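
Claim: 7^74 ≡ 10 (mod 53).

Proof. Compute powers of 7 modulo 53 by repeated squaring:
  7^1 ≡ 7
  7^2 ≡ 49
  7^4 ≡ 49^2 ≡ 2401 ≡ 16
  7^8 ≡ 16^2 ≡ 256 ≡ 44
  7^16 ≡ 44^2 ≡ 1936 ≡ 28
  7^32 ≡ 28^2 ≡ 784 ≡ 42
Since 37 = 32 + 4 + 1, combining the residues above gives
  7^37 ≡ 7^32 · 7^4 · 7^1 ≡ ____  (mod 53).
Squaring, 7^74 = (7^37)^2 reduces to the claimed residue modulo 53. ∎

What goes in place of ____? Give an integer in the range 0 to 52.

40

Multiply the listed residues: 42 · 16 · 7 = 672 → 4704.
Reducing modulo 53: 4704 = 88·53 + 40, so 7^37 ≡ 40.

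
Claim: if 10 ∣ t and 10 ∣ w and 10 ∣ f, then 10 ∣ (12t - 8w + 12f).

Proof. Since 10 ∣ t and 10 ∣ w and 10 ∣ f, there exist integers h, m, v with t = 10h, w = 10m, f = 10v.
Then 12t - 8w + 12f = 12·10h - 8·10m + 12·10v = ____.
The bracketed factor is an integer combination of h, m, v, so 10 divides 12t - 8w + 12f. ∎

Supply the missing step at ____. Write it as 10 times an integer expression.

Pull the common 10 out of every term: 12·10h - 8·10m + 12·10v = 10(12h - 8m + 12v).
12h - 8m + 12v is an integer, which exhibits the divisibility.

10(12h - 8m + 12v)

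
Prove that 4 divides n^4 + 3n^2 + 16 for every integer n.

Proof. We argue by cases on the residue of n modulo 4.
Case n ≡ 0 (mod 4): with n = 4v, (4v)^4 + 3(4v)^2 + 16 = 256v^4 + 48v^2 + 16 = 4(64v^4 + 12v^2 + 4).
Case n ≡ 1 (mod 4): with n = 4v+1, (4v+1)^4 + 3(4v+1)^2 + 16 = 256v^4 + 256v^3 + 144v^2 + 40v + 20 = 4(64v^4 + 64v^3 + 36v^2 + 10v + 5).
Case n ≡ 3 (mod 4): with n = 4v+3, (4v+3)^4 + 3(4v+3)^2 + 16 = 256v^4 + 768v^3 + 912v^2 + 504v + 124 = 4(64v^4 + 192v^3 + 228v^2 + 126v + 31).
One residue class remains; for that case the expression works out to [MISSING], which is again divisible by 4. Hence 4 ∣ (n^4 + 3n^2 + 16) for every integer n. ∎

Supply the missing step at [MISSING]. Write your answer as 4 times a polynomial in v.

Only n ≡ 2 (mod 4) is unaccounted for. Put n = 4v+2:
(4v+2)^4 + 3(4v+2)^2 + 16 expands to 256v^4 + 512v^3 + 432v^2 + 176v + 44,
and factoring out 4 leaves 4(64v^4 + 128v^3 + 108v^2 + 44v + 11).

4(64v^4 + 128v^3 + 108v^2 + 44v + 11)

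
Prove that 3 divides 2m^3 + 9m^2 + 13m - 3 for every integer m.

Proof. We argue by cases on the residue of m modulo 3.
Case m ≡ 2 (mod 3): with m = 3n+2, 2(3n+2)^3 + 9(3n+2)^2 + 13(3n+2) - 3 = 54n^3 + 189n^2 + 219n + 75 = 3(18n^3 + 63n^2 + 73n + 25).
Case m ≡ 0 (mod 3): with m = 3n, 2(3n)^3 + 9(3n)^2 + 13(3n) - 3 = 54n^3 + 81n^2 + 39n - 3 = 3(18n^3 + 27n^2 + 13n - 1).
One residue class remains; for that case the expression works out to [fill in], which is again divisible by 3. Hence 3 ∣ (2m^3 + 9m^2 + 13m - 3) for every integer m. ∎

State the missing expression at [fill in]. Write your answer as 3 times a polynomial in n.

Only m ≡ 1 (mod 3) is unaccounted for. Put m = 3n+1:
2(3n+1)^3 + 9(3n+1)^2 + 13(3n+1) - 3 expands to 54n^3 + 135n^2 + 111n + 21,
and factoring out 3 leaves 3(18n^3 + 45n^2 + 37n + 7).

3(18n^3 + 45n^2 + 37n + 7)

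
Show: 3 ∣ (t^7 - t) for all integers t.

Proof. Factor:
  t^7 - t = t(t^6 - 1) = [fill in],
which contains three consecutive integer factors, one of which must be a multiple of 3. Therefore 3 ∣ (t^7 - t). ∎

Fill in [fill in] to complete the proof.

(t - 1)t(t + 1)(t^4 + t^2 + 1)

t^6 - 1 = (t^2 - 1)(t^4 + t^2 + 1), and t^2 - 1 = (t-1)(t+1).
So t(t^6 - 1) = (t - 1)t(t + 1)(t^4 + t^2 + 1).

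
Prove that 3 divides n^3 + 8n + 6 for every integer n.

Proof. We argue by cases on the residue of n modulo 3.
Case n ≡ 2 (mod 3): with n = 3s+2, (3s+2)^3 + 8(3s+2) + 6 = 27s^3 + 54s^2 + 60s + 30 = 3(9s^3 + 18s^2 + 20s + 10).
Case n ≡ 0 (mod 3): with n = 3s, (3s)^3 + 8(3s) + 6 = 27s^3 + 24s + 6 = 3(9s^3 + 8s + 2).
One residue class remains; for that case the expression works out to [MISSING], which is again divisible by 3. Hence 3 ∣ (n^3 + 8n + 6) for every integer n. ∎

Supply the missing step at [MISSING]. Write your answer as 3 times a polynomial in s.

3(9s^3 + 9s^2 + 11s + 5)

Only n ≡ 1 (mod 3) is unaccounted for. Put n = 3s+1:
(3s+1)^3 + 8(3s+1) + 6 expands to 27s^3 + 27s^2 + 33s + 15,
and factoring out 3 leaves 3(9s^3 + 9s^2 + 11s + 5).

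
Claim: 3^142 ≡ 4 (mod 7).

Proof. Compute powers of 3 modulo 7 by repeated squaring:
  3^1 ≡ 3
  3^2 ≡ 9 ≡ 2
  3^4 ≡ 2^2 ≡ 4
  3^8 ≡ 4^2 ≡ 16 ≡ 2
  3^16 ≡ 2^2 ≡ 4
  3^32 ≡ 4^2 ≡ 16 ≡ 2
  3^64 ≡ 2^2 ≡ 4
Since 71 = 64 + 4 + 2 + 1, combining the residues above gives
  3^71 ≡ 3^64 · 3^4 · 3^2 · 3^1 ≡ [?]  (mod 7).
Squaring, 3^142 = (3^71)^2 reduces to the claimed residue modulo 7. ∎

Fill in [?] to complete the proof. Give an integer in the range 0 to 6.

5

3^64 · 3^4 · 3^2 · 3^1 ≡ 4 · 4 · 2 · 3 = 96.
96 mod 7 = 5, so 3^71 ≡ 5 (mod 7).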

**********

● Brief:
For every line of the material that holds the word "cases", make a copy.

● Problem solution:
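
Proof. We argue by cases on the residue of n modulo 4.
Proof. We argue by cases on the residue of m modulo 3.
Proof. We argue by cases on the residue of n modulo 3.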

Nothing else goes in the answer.